- Work to complete
The records that follow are to be transcribed word for word.

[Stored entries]
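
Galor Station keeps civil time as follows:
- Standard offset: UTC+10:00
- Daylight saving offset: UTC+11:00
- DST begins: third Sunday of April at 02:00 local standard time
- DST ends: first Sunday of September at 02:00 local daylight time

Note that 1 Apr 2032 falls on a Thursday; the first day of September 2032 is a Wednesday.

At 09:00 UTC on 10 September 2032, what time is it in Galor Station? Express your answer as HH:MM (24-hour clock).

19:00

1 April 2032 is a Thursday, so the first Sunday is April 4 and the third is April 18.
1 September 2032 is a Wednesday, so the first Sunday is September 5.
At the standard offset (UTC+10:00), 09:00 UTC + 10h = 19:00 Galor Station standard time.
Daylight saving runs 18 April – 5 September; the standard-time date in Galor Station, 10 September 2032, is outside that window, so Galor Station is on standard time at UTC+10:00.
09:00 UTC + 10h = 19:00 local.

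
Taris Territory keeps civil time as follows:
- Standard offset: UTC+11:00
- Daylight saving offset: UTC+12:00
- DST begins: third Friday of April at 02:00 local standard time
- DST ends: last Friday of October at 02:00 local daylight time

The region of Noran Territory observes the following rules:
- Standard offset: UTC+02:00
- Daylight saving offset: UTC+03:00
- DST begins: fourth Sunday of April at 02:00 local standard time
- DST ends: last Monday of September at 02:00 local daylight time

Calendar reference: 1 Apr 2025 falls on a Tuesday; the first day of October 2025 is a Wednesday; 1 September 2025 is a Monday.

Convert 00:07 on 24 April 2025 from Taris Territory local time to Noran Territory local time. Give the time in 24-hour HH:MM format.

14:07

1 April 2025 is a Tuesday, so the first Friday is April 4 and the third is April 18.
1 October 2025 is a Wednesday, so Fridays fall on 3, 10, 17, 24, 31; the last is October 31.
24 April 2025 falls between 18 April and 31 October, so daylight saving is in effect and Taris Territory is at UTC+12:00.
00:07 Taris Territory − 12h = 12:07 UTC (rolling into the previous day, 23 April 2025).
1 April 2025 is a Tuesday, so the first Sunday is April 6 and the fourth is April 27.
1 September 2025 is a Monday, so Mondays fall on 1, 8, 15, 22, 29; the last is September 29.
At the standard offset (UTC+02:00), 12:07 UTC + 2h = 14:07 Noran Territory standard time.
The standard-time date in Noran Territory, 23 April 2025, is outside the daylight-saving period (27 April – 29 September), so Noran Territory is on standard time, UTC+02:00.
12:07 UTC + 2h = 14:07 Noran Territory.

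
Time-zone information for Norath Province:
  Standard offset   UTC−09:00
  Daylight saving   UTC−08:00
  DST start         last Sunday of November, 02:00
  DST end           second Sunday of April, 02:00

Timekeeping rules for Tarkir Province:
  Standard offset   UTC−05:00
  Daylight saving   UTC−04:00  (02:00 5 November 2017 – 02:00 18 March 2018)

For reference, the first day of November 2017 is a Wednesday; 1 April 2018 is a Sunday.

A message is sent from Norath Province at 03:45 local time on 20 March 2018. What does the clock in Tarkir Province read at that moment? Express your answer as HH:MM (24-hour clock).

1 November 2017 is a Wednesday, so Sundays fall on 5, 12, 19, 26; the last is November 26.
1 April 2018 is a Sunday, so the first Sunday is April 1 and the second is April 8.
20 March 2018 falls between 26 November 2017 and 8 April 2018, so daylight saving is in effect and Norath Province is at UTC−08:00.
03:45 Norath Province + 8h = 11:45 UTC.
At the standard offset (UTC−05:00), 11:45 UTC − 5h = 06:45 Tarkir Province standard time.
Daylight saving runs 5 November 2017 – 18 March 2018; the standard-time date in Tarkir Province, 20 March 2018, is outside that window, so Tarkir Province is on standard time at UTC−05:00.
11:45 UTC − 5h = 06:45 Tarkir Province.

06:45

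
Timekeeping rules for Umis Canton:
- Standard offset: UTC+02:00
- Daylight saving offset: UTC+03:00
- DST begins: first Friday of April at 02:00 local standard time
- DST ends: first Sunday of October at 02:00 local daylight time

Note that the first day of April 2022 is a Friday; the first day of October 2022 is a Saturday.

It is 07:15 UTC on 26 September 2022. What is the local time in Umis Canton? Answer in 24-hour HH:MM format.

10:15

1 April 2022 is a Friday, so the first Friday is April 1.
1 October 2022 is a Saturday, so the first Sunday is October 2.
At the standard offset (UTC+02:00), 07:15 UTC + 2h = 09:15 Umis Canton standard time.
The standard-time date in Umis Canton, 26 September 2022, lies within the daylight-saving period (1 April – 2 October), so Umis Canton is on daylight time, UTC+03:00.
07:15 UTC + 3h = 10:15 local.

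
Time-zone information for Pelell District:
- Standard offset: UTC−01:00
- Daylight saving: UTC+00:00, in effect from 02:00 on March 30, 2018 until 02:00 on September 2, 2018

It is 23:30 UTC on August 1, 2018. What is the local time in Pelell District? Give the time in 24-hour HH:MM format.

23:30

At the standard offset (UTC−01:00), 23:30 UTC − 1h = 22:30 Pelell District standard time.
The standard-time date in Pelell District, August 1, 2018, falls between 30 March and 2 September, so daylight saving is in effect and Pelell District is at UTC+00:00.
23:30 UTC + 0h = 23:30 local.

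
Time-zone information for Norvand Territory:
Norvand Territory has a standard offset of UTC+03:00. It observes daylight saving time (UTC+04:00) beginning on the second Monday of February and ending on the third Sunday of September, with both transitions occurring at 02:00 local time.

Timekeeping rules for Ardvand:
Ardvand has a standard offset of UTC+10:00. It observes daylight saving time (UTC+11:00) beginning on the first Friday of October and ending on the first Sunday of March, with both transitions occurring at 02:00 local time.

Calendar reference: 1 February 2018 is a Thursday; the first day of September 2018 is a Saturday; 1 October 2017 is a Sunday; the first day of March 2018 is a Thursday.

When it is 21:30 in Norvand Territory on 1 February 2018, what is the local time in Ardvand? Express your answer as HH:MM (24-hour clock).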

- Completed exercise
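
Galor Station keeps civil time as follows:
- Standard offset: UTC+10:00
- Daylight saving offset: UTC+11:00
- DST begins: third Sunday of April at 02:00 local standard time
- DST ends: first Sunday of September at 02:00 local daylight time

Note that 1 Apr 2032 falls on a Thursday; the first day of September 2032 is a Wednesday.

At 09:00 UTC on 10 September 2032, what time is it in Galor Station? Express your answer as HH:MM (24-hour clock).

19:00

1 April 2032 is a Thursday, so the first Sunday is April 4 and the third is April 18.
1 September 2032 is a Wednesday, so the first Sunday is September 5.
At the standard offset (UTC+10:00), 09:00 UTC + 10h = 19:00 Galor Station standard time.
Daylight saving runs 18 April – 5 September; the standard-time date in Galor Station, 10 September 2032, is outside that window, so Galor Station is on standard time at UTC+10:00.
09:00 UTC + 10h = 19:00 local.

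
Taris Territory keeps civil time as follows:
- Standard offset: UTC+11:00
- Daylight saving offset: UTC+12:00
- DST begins: third Friday of April at 02:00 local standard time
- DST ends: last Friday of October at 02:00 local daylight time

The region of Noran Territory observes the following rules:
- Standard offset: UTC+02:00
- Daylight saving offset: UTC+03:00
- DST begins: fourth Sunday of April at 02:00 local standard time
- DST ends: last Monday of September at 02:00 local daylight time

Calendar reference: 1 Apr 2025 falls on a Tuesday; the first day of October 2025 is a Wednesday; 1 September 2025 is a Monday.

Convert 00:07 on 24 April 2025 from Taris Territory local time to Noran Territory local time. Give the time in 24-hour HH:MM format.

14:07

1 April 2025 is a Tuesday, so the first Friday is April 4 and the third is April 18.
1 October 2025 is a Wednesday, so Fridays fall on 3, 10, 17, 24, 31; the last is October 31.
24 April 2025 falls between 18 April and 31 October, so daylight saving is in effect and Taris Territory is at UTC+12:00.
00:07 Taris Territory − 12h = 12:07 UTC (rolling into the previous day, 23 April 2025).
1 April 2025 is a Tuesday, so the first Sunday is April 6 and the fourth is April 27.
1 September 2025 is a Monday, so Mondays fall on 1, 8, 15, 22, 29; the last is September 29.
At the standard offset (UTC+02:00), 12:07 UTC + 2h = 14:07 Noran Territory standard time.
The standard-time date in Noran Territory, 23 April 2025, is outside the daylight-saving period (27 April – 29 September), so Noran Territory is on standard time, UTC+02:00.
12:07 UTC + 2h = 14:07 Noran Territory.

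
Time-zone information for Norath Province:
  Standard offset   UTC−09:00
  Daylight saving   UTC−08:00
  DST start         last Sunday of November, 02:00
  DST end           second Sunday of April, 02:00

Timekeeping rules for Tarkir Province:
  Standard offset   UTC−05:00
  Daylight saving   UTC−04:00  (02:00 5 November 2017 – 02:00 18 March 2018)

For reference, the first day of November 2017 is a Wednesday; 1 April 2018 is a Sunday.

A message is sent from Norath Province at 03:45 local time on 20 March 2018. What does the clock in Tarkir Province read at that moment? Express your answer as HH:MM (24-hour clock).

1 November 2017 is a Wednesday, so Sundays fall on 5, 12, 19, 26; the last is November 26.
1 April 2018 is a Sunday, so the first Sunday is April 1 and the second is April 8.
20 March 2018 falls between 26 November 2017 and 8 April 2018, so daylight saving is in effect and Norath Province is at UTC−08:00.
03:45 Norath Province + 8h = 11:45 UTC.
At the standard offset (UTC−05:00), 11:45 UTC − 5h = 06:45 Tarkir Province standard time.
Daylight saving runs 5 November 2017 – 18 March 2018; the standard-time date in Tarkir Province, 20 March 2018, is outside that window, so Tarkir Province is on standard time at UTC−05:00.
11:45 UTC − 5h = 06:45 Tarkir Province.

06:45

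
Timekeeping rules for Umis Canton:
- Standard offset: UTC+02:00
- Daylight saving offset: UTC+03:00
- DST begins: first Friday of April at 02:00 local standard time
- DST ends: first Sunday of October at 02:00 local daylight time

Note that the first day of April 2022 is a Friday; the first day of October 2022 is a Saturday.

It is 07:15 UTC on 26 September 2022. What is the local time in Umis Canton? Answer in 24-hour HH:MM format.

10:15

1 April 2022 is a Friday, so the first Friday is April 1.
1 October 2022 is a Saturday, so the first Sunday is October 2.
At the standard offset (UTC+02:00), 07:15 UTC + 2h = 09:15 Umis Canton standard time.
The standard-time date in Umis Canton, 26 September 2022, lies within the daylight-saving period (1 April – 2 October), so Umis Canton is on daylight time, UTC+03:00.
07:15 UTC + 3h = 10:15 local.

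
Time-zone information for Pelell District:
- Standard offset: UTC−01:00
- Daylight saving: UTC+00:00, in effect from 02:00 on March 30, 2018 until 02:00 on September 2, 2018

It is 23:30 UTC on August 1, 2018. What is the local time in Pelell District? Give the time in 24-hour HH:MM format.

23:30

At the standard offset (UTC−01:00), 23:30 UTC − 1h = 22:30 Pelell District standard time.
The standard-time date in Pelell District, August 1, 2018, falls between 30 March and 2 September, so daylight saving is in effect and Pelell District is at UTC+00:00.
23:30 UTC + 0h = 23:30 local.

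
Time-zone information for Norvand Territory:
Norvand Territory has a standard offset of UTC+03:00. It observes daylight saving time (UTC+04:00) beginning on the second Monday of February and ending on the third Sunday of September, with both transitions occurring at 02:00 local time.

Timekeeping rules for Ardvand:
Ardvand has a standard offset of UTC+10:00. It observes daylight saving time (UTC+11:00) beginning on the first Friday of October and ending on the first Sunday of March, with both transitions occurring at 02:00 local time.

Calendar reference: 1 February 2018 is a Thursday; the first day of September 2018 is a Saturday; 1 October 2017 is a Sunday; the first day of March 2018 is a Thursday.

When it is 21:30 in Norvand Territory on 1 February 2018, what is the local time in Ardvand? Express your answer as HH:MM (24-hour clock).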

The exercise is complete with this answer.